■ Exercise:
In the material below, the lines from the one containing "172 219 206" through the one containing "What is the thickness at pixel (x=1, y=8), and" are to be given again exactly, ends included, and no others.
══ Given records
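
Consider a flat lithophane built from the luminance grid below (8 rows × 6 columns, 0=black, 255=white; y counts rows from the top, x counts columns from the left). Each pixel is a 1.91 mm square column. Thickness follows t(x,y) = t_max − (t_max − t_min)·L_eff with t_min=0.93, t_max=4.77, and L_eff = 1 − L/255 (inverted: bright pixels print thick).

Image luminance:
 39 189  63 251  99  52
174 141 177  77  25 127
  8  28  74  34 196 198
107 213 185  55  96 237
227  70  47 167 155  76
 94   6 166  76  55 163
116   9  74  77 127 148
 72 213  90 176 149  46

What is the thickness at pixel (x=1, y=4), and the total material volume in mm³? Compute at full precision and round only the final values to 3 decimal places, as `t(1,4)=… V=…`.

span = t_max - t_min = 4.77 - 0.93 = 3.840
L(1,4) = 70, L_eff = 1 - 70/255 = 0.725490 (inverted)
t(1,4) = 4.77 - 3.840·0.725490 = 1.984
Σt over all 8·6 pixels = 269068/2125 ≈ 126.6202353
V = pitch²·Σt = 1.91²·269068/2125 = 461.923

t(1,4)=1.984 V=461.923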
════
══ Given records
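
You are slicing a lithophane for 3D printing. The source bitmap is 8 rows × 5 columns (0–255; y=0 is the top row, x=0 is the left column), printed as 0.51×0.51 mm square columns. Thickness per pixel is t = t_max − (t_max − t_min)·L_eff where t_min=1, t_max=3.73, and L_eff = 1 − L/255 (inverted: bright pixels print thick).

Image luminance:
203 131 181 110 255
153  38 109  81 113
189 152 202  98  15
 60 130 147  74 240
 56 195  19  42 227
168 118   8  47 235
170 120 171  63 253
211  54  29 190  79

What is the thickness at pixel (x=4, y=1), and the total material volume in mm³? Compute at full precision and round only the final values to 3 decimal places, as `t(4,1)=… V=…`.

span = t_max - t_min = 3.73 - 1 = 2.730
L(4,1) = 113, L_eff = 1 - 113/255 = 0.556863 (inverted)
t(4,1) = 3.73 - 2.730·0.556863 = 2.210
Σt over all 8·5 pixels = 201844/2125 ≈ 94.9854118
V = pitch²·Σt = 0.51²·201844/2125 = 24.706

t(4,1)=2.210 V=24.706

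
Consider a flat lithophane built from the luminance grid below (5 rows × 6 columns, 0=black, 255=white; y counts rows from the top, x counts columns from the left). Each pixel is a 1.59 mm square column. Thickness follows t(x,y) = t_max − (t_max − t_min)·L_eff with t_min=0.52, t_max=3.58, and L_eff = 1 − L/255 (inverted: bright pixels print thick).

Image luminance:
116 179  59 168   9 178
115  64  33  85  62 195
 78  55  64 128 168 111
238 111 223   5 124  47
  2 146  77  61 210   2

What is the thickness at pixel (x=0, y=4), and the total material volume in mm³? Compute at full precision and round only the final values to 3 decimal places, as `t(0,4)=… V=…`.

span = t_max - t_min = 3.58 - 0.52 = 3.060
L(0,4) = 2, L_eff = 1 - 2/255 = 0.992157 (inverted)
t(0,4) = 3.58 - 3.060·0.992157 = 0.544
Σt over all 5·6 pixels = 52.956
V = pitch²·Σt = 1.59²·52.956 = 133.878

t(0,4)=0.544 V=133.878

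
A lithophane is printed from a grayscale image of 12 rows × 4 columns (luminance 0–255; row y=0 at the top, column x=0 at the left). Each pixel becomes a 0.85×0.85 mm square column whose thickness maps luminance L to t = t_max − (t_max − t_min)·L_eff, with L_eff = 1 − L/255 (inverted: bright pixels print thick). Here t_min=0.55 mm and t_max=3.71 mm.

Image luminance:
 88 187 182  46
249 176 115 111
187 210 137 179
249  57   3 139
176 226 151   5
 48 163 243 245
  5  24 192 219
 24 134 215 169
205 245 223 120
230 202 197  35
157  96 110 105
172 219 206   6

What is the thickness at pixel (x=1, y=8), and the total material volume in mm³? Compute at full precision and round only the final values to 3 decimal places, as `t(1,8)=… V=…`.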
════
══ Given records
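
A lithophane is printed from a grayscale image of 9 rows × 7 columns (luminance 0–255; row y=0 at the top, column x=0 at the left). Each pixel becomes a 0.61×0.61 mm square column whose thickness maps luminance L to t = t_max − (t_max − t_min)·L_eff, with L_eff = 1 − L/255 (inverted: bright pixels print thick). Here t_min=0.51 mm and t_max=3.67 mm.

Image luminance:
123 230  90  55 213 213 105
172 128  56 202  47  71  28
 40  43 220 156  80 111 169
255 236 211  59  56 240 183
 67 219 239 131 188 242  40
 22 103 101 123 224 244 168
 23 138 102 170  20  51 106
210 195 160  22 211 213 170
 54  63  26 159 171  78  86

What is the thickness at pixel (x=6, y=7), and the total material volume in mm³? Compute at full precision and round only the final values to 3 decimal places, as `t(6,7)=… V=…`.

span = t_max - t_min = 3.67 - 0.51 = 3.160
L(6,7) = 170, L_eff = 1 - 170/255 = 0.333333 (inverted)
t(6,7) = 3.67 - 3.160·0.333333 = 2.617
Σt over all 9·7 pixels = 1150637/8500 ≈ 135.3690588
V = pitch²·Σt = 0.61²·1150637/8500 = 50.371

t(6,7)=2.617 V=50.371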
════
■ Expected answer:
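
172 219 206   6

What is the thickness at pixel (x=1, y=8), and the total material volume in mm³? Compute at full precision and round only the final values to 3 decimal places, as `t(1,8)=… V=…`.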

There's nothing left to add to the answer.